Exercise description:
Reproduce all of the data that follows, character for character.

Material for this task:
******************************
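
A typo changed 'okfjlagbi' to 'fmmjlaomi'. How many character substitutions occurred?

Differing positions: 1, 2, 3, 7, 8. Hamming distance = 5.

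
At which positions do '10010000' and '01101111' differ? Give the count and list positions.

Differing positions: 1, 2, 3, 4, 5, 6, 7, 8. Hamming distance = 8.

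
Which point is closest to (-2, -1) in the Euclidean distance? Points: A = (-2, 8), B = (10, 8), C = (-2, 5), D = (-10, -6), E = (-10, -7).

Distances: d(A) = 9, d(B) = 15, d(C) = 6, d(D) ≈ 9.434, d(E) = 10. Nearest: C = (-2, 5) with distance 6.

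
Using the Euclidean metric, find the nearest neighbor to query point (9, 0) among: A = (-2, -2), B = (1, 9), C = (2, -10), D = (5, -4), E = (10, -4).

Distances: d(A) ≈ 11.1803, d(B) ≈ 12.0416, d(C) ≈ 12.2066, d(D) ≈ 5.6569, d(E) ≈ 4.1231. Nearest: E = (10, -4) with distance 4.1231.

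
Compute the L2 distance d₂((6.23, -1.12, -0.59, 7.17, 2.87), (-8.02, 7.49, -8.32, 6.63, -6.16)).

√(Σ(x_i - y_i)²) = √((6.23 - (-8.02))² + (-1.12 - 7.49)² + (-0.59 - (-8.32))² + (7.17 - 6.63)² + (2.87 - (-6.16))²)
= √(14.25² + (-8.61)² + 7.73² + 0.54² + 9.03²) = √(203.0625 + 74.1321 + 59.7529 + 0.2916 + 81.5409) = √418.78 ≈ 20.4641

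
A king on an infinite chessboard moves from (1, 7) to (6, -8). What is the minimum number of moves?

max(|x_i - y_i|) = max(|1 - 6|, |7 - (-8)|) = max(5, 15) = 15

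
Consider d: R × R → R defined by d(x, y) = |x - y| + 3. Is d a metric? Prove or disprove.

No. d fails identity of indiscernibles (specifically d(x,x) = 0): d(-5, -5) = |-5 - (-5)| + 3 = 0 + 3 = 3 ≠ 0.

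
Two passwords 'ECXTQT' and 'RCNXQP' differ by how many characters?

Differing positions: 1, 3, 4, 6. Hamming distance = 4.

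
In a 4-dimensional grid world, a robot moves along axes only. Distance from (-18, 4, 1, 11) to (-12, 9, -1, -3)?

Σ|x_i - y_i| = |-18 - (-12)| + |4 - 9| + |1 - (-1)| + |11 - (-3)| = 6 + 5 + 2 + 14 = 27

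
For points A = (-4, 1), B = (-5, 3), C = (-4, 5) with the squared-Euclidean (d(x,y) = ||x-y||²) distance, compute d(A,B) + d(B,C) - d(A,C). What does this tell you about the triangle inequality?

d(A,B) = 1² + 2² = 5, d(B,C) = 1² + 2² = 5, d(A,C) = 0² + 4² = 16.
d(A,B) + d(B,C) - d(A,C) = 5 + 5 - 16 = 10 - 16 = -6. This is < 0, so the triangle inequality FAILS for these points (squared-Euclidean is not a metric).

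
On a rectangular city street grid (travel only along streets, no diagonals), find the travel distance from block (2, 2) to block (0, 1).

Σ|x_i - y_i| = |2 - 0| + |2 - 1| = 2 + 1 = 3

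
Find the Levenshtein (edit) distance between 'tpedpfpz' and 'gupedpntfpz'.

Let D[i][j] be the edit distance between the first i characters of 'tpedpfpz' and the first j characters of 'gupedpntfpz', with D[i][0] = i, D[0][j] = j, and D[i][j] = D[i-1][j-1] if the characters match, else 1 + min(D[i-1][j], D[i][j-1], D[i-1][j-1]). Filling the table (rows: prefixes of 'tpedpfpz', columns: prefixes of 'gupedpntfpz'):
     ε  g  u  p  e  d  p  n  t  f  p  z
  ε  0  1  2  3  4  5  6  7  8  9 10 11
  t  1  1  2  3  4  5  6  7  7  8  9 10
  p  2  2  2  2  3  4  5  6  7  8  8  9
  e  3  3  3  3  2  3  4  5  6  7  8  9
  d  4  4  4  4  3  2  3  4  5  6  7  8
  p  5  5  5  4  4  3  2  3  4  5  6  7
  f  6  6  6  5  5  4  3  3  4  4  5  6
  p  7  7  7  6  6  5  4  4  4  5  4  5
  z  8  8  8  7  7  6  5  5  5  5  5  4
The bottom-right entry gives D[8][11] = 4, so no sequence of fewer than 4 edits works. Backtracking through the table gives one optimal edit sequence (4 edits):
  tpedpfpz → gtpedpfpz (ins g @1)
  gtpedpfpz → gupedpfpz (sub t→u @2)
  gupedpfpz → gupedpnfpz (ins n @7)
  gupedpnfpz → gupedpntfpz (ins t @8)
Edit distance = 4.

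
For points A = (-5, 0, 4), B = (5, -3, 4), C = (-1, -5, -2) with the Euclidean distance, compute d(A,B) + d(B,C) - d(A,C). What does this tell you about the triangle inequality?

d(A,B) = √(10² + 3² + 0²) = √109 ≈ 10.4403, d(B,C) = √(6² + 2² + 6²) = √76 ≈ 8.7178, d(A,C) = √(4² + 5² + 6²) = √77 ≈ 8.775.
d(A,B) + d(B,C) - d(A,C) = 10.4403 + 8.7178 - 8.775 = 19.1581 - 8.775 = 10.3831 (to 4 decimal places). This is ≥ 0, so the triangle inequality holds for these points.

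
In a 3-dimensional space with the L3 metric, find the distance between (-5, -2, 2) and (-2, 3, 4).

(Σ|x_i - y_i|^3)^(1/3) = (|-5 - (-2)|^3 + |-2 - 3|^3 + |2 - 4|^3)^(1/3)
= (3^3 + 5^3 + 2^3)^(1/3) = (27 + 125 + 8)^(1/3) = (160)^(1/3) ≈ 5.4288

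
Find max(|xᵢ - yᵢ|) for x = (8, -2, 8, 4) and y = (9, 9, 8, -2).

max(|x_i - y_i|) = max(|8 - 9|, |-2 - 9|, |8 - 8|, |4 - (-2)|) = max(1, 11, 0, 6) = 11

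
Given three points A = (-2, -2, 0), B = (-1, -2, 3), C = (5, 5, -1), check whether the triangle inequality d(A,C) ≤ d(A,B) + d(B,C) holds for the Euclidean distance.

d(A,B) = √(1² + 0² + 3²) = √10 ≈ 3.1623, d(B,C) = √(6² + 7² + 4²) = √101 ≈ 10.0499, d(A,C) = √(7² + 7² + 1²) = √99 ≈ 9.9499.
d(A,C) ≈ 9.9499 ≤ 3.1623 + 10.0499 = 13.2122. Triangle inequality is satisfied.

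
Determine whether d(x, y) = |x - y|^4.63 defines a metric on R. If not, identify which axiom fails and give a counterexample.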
******************************
Problem solution:
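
A typo changed 'okfjlagbi' to 'fmmjlaomi'. How many character substitutions occurred?

Differing positions: 1, 2, 3, 7, 8. Hamming distance = 5.

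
At which positions do '10010000' and '01101111' differ? Give the count and list positions.

Differing positions: 1, 2, 3, 4, 5, 6, 7, 8. Hamming distance = 8.

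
Which point is closest to (-2, -1) in the Euclidean distance? Points: A = (-2, 8), B = (10, 8), C = (-2, 5), D = (-10, -6), E = (-10, -7).

Distances: d(A) = 9, d(B) = 15, d(C) = 6, d(D) ≈ 9.434, d(E) = 10. Nearest: C = (-2, 5) with distance 6.

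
Using the Euclidean metric, find the nearest neighbor to query point (9, 0) among: A = (-2, -2), B = (1, 9), C = (2, -10), D = (5, -4), E = (10, -4).

Distances: d(A) ≈ 11.1803, d(B) ≈ 12.0416, d(C) ≈ 12.2066, d(D) ≈ 5.6569, d(E) ≈ 4.1231. Nearest: E = (10, -4) with distance 4.1231.

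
Compute the L2 distance d₂((6.23, -1.12, -0.59, 7.17, 2.87), (-8.02, 7.49, -8.32, 6.63, -6.16)).

√(Σ(x_i - y_i)²) = √((6.23 - (-8.02))² + (-1.12 - 7.49)² + (-0.59 - (-8.32))² + (7.17 - 6.63)² + (2.87 - (-6.16))²)
= √(14.25² + (-8.61)² + 7.73² + 0.54² + 9.03²) = √(203.0625 + 74.1321 + 59.7529 + 0.2916 + 81.5409) = √418.78 ≈ 20.4641

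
A king on an infinite chessboard moves from (1, 7) to (6, -8). What is the minimum number of moves?

max(|x_i - y_i|) = max(|1 - 6|, |7 - (-8)|) = max(5, 15) = 15

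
Consider d: R × R → R defined by d(x, y) = |x - y| + 3. Is d a metric? Prove or disprove.

No. d fails identity of indiscernibles (specifically d(x,x) = 0): d(-5, -5) = |-5 - (-5)| + 3 = 0 + 3 = 3 ≠ 0.

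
Two passwords 'ECXTQT' and 'RCNXQP' differ by how many characters?

Differing positions: 1, 3, 4, 6. Hamming distance = 4.

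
In a 4-dimensional grid world, a robot moves along axes only. Distance from (-18, 4, 1, 11) to (-12, 9, -1, -3)?

Σ|x_i - y_i| = |-18 - (-12)| + |4 - 9| + |1 - (-1)| + |11 - (-3)| = 6 + 5 + 2 + 14 = 27

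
For points A = (-4, 1), B = (-5, 3), C = (-4, 5) with the squared-Euclidean (d(x,y) = ||x-y||²) distance, compute d(A,B) + d(B,C) - d(A,C). What does this tell you about the triangle inequality?

d(A,B) = 1² + 2² = 5, d(B,C) = 1² + 2² = 5, d(A,C) = 0² + 4² = 16.
d(A,B) + d(B,C) - d(A,C) = 5 + 5 - 16 = 10 - 16 = -6. This is < 0, so the triangle inequality FAILS for these points (squared-Euclidean is not a metric).

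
On a rectangular city street grid (travel only along streets, no diagonals), find the travel distance from block (2, 2) to block (0, 1).

Σ|x_i - y_i| = |2 - 0| + |2 - 1| = 2 + 1 = 3

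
Find the Levenshtein (edit) distance between 'tpedpfpz' and 'gupedpntfpz'.

Let D[i][j] be the edit distance between the first i characters of 'tpedpfpz' and the first j characters of 'gupedpntfpz', with D[i][0] = i, D[0][j] = j, and D[i][j] = D[i-1][j-1] if the characters match, else 1 + min(D[i-1][j], D[i][j-1], D[i-1][j-1]). Filling the table (rows: prefixes of 'tpedpfpz', columns: prefixes of 'gupedpntfpz'):
     ε  g  u  p  e  d  p  n  t  f  p  z
  ε  0  1  2  3  4  5  6  7  8  9 10 11
  t  1  1  2  3  4  5  6  7  7  8  9 10
  p  2  2  2  2  3  4  5  6  7  8  8  9
  e  3  3  3  3  2  3  4  5  6  7  8  9
  d  4  4  4  4  3  2  3  4  5  6  7  8
  p  5  5  5  4  4  3  2  3  4  5  6  7
  f  6  6  6  5  5  4  3  3  4  4  5  6
  p  7  7  7  6  6  5  4  4  4  5  4  5
  z  8  8  8  7  7  6  5  5  5  5  5  4
The bottom-right entry gives D[8][11] = 4, so no sequence of fewer than 4 edits works. Backtracking through the table gives one optimal edit sequence (4 edits):
  tpedpfpz → gtpedpfpz (ins g @1)
  gtpedpfpz → gupedpfpz (sub t→u @2)
  gupedpfpz → gupedpnfpz (ins n @7)
  gupedpnfpz → gupedpntfpz (ins t @8)
Edit distance = 4.

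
For points A = (-5, 0, 4), B = (5, -3, 4), C = (-1, -5, -2) with the Euclidean distance, compute d(A,B) + d(B,C) - d(A,C). What does this tell you about the triangle inequality?

d(A,B) = √(10² + 3² + 0²) = √109 ≈ 10.4403, d(B,C) = √(6² + 2² + 6²) = √76 ≈ 8.7178, d(A,C) = √(4² + 5² + 6²) = √77 ≈ 8.775.
d(A,B) + d(B,C) - d(A,C) = 10.4403 + 8.7178 - 8.775 = 19.1581 - 8.775 = 10.3831 (to 4 decimal places). This is ≥ 0, so the triangle inequality holds for these points.

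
In a 3-dimensional space with the L3 metric, find the distance between (-5, -2, 2) and (-2, 3, 4).

(Σ|x_i - y_i|^3)^(1/3) = (|-5 - (-2)|^3 + |-2 - 3|^3 + |2 - 4|^3)^(1/3)
= (3^3 + 5^3 + 2^3)^(1/3) = (27 + 125 + 8)^(1/3) = (160)^(1/3) ≈ 5.4288

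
Find max(|xᵢ - yᵢ|) for x = (8, -2, 8, 4) and y = (9, 9, 8, -2).

max(|x_i - y_i|) = max(|8 - 9|, |-2 - 9|, |8 - 8|, |4 - (-2)|) = max(1, 11, 0, 6) = 11

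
Given three points A = (-2, -2, 0), B = (-1, -2, 3), C = (5, 5, -1), check whether the triangle inequality d(A,C) ≤ d(A,B) + d(B,C) holds for the Euclidean distance.

d(A,B) = √(1² + 0² + 3²) = √10 ≈ 3.1623, d(B,C) = √(6² + 7² + 4²) = √101 ≈ 10.0499, d(A,C) = √(7² + 7² + 1²) = √99 ≈ 9.9499.
d(A,C) ≈ 9.9499 ≤ 3.1623 + 10.0499 = 13.2122. Triangle inequality is satisfied.

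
Determine whether d(x, y) = |x - y|^4.63 defines a metric on R. If not, identify which axiom fails and give a counterexample.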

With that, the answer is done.